- [What you need to do]: Restate all of the entries verbatim.

- [Material supplied]:
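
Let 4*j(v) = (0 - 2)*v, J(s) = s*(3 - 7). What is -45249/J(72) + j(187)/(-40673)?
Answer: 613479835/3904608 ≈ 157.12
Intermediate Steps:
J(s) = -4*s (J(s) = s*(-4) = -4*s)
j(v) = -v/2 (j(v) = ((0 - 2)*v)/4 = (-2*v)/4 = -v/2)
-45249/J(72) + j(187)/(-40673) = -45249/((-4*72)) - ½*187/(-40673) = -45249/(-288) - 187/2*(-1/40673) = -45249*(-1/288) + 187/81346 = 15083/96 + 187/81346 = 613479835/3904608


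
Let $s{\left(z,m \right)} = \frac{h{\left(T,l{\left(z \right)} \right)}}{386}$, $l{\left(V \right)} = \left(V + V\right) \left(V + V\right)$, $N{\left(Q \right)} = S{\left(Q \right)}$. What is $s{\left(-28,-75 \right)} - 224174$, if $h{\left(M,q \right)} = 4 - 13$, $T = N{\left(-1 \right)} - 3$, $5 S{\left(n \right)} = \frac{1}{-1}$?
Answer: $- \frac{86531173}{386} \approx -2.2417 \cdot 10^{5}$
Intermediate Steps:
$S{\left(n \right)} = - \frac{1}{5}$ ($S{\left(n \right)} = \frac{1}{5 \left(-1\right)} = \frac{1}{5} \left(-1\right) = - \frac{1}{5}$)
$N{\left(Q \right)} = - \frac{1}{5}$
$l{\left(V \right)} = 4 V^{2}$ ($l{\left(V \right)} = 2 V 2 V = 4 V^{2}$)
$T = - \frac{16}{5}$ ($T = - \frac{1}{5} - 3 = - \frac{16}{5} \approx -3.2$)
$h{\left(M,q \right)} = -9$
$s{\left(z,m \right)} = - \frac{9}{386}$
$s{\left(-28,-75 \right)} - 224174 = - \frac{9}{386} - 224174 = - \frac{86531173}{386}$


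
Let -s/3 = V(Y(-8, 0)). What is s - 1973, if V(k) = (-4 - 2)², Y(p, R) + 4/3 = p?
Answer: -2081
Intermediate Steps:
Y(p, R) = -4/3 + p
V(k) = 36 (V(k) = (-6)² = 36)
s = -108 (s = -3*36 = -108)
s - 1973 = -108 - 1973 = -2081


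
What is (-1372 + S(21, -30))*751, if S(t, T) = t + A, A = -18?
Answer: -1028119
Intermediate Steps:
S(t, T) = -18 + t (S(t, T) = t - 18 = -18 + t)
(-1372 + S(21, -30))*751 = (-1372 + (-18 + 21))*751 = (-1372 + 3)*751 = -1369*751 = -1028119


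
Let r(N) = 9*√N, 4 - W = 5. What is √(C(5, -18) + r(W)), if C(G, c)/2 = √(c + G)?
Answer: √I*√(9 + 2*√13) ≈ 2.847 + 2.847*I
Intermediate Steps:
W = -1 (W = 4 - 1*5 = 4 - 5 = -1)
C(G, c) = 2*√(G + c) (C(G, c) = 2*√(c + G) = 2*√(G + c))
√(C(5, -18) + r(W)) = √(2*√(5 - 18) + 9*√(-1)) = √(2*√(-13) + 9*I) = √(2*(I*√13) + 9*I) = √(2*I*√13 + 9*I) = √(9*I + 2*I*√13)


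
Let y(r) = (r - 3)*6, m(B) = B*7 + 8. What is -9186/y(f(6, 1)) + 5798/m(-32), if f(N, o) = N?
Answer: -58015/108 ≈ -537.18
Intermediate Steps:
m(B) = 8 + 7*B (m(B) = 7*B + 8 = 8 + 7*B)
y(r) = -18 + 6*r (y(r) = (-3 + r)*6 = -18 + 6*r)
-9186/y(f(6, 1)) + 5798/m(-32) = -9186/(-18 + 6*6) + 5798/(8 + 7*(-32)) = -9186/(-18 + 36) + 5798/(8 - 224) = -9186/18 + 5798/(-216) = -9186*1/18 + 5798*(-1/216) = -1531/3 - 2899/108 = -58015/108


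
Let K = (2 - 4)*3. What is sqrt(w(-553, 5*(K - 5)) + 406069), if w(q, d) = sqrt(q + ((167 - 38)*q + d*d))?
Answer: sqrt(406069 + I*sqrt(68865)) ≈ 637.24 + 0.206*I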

- [Written reply]:
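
Let 4*j(v) = (0 - 2)*v, J(s) = s*(3 - 7). What is -45249/J(72) + j(187)/(-40673)?
Answer: 613479835/3904608 ≈ 157.12
Intermediate Steps:
J(s) = -4*s (J(s) = s*(-4) = -4*s)
j(v) = -v/2 (j(v) = ((0 - 2)*v)/4 = (-2*v)/4 = -v/2)
-45249/J(72) + j(187)/(-40673) = -45249/((-4*72)) - ½*187/(-40673) = -45249/(-288) - 187/2*(-1/40673) = -45249*(-1/288) + 187/81346 = 15083/96 + 187/81346 = 613479835/3904608


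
Let $s{\left(z,m \right)} = \frac{h{\left(T,l{\left(z \right)} \right)}}{386}$, $l{\left(V \right)} = \left(V + V\right) \left(V + V\right)$, $N{\left(Q \right)} = S{\left(Q \right)}$. What is $s{\left(-28,-75 \right)} - 224174$, if $h{\left(M,q \right)} = 4 - 13$, $T = N{\left(-1 \right)} - 3$, $5 S{\left(n \right)} = \frac{1}{-1}$?
Answer: $- \frac{86531173}{386} \approx -2.2417 \cdot 10^{5}$
Intermediate Steps:
$S{\left(n \right)} = - \frac{1}{5}$ ($S{\left(n \right)} = \frac{1}{5 \left(-1\right)} = \frac{1}{5} \left(-1\right) = - \frac{1}{5}$)
$N{\left(Q \right)} = - \frac{1}{5}$
$l{\left(V \right)} = 4 V^{2}$ ($l{\left(V \right)} = 2 V 2 V = 4 V^{2}$)
$T = - \frac{16}{5}$ ($T = - \frac{1}{5} - 3 = - \frac{16}{5} \approx -3.2$)
$h{\left(M,q \right)} = -9$
$s{\left(z,m \right)} = - \frac{9}{386}$
$s{\left(-28,-75 \right)} - 224174 = - \frac{9}{386} - 224174 = - \frac{86531173}{386}$


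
Let -s/3 = V(Y(-8, 0)). What is s - 1973, if V(k) = (-4 - 2)², Y(p, R) + 4/3 = p?
Answer: -2081
Intermediate Steps:
Y(p, R) = -4/3 + p
V(k) = 36 (V(k) = (-6)² = 36)
s = -108 (s = -3*36 = -108)
s - 1973 = -108 - 1973 = -2081


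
What is (-1372 + S(21, -30))*751, if S(t, T) = t + A, A = -18?
Answer: -1028119
Intermediate Steps:
S(t, T) = -18 + t (S(t, T) = t - 18 = -18 + t)
(-1372 + S(21, -30))*751 = (-1372 + (-18 + 21))*751 = (-1372 + 3)*751 = -1369*751 = -1028119


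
Let r(N) = 9*√N, 4 - W = 5. What is √(C(5, -18) + r(W)), if C(G, c)/2 = √(c + G)?
Answer: √I*√(9 + 2*√13) ≈ 2.847 + 2.847*I
Intermediate Steps:
W = -1 (W = 4 - 1*5 = 4 - 5 = -1)
C(G, c) = 2*√(G + c) (C(G, c) = 2*√(c + G) = 2*√(G + c))
√(C(5, -18) + r(W)) = √(2*√(5 - 18) + 9*√(-1)) = √(2*√(-13) + 9*I) = √(2*(I*√13) + 9*I) = √(2*I*√13 + 9*I) = √(9*I + 2*I*√13)


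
Let y(r) = (r - 3)*6, m(B) = B*7 + 8. What is -9186/y(f(6, 1)) + 5798/m(-32), if f(N, o) = N?
Answer: -58015/108 ≈ -537.18
Intermediate Steps:
m(B) = 8 + 7*B (m(B) = 7*B + 8 = 8 + 7*B)
y(r) = -18 + 6*r (y(r) = (-3 + r)*6 = -18 + 6*r)
-9186/y(f(6, 1)) + 5798/m(-32) = -9186/(-18 + 6*6) + 5798/(8 + 7*(-32)) = -9186/(-18 + 36) + 5798/(8 - 224) = -9186/18 + 5798/(-216) = -9186*1/18 + 5798*(-1/216) = -1531/3 - 2899/108 = -58015/108


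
Let K = (2 - 4)*3. What is sqrt(w(-553, 5*(K - 5)) + 406069), if w(q, d) = sqrt(q + ((167 - 38)*q + d*d))?
Answer: sqrt(406069 + I*sqrt(68865)) ≈ 637.24 + 0.206*I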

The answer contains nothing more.